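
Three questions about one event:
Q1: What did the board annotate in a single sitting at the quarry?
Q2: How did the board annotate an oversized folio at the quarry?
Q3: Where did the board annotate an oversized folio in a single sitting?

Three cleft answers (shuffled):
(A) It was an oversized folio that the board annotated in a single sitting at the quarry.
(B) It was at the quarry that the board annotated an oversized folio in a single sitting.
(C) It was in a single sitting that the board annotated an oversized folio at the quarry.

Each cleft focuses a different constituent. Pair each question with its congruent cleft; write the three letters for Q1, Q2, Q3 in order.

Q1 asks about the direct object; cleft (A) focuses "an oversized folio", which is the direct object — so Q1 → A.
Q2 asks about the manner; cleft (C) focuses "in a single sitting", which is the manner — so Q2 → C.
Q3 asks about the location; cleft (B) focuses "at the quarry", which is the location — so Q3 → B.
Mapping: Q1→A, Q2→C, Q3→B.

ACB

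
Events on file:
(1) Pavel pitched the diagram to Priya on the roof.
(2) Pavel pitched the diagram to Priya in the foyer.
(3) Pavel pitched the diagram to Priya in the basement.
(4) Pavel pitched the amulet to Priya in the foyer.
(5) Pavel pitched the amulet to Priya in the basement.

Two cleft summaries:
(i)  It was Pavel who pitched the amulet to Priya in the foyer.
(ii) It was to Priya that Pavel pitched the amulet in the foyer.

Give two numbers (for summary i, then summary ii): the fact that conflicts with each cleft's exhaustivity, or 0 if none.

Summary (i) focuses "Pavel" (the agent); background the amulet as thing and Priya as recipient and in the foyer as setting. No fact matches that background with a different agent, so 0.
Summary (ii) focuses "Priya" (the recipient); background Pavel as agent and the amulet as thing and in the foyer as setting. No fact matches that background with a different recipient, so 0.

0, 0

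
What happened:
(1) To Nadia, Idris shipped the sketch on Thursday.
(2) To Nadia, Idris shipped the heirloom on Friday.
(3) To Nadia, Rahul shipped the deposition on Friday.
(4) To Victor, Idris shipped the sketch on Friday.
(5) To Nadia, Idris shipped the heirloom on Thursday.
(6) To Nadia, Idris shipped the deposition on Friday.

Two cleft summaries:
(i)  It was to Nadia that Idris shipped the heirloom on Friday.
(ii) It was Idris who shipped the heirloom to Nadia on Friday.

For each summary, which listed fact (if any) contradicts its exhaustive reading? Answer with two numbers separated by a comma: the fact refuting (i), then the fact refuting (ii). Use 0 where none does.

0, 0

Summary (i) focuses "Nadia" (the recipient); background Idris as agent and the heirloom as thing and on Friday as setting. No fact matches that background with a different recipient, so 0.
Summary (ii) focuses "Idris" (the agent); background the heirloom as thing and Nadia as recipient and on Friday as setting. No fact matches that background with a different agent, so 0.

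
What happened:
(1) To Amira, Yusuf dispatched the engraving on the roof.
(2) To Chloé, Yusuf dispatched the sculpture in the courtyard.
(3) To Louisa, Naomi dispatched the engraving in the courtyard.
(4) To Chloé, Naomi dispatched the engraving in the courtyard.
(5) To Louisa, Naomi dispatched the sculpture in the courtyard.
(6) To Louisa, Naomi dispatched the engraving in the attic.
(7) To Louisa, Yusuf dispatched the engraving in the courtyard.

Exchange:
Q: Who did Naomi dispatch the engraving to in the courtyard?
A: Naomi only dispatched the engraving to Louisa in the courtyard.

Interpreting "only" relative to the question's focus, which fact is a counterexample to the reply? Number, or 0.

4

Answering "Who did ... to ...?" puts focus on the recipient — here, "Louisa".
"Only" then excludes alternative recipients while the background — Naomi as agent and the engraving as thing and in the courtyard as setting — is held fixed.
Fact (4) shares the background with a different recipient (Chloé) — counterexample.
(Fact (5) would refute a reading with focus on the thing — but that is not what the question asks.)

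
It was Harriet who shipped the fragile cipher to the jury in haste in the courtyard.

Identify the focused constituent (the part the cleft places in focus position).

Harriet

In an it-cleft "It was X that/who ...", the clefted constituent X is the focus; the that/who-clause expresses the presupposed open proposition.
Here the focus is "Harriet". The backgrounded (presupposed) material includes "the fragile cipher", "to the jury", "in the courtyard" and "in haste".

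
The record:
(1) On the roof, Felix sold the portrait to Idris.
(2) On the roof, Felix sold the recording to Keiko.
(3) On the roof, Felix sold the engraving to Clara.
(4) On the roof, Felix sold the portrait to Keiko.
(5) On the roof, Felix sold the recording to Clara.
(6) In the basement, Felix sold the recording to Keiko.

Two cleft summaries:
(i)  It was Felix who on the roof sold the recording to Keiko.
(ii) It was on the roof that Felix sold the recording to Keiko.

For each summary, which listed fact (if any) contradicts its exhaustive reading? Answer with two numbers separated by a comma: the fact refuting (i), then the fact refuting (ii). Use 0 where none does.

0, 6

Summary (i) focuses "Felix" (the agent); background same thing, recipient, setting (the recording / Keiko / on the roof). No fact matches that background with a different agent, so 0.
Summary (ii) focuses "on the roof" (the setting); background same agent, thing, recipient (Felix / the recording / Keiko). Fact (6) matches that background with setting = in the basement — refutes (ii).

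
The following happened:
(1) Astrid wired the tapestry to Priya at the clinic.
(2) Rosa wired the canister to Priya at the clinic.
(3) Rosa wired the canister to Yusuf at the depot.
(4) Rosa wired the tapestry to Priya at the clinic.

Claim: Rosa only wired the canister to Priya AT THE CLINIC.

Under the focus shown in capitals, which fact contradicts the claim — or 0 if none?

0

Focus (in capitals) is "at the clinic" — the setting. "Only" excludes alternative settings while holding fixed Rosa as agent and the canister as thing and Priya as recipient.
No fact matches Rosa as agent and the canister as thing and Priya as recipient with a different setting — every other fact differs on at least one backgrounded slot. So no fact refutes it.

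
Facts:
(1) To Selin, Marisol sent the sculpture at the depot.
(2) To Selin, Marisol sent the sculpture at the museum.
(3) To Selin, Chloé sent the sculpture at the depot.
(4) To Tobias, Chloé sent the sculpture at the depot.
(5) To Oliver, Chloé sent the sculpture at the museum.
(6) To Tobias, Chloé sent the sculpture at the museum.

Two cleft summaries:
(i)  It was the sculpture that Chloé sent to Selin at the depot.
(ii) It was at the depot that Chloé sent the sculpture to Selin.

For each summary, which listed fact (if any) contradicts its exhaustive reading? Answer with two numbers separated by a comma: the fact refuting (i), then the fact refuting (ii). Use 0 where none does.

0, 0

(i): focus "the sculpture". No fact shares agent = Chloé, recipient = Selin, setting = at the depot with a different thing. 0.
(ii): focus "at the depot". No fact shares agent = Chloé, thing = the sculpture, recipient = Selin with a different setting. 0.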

⁂

PROBLEM TO SOLVE - Restate the entries above word for word, beginning with their first line and ending with the line holding "(2) Pavel pitched"; omit everything else.

EXERCISE SOLUTION -
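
Three questions about one event:
Q1: What did the board annotate in a single sitting at the quarry?
Q2: How did the board annotate an oversized folio at the quarry?
Q3: Where did the board annotate an oversized folio in a single sitting?

Three cleft answers (shuffled):
(A) It was an oversized folio that the board annotated in a single sitting at the quarry.
(B) It was at the quarry that the board annotated an oversized folio in a single sitting.
(C) It was in a single sitting that the board annotated an oversized folio at the quarry.

Each cleft focuses a different constituent. Pair each question with its congruent cleft; write the three letters for Q1, Q2, Q3 in order.

Q1 asks about the direct object; cleft (A) focuses "an oversized folio", which is the direct object — so Q1 → A.
Q2 asks about the manner; cleft (C) focuses "in a single sitting", which is the manner — so Q2 → C.
Q3 asks about the location; cleft (B) focuses "at the quarry", which is the location — so Q3 → B.
Mapping: Q1→A, Q2→C, Q3→B.

ACB

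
Events on file:
(1) Pavel pitched the diagram to Priya on the roof.
(2) Pavel pitched the diagram to Priya in the foyer.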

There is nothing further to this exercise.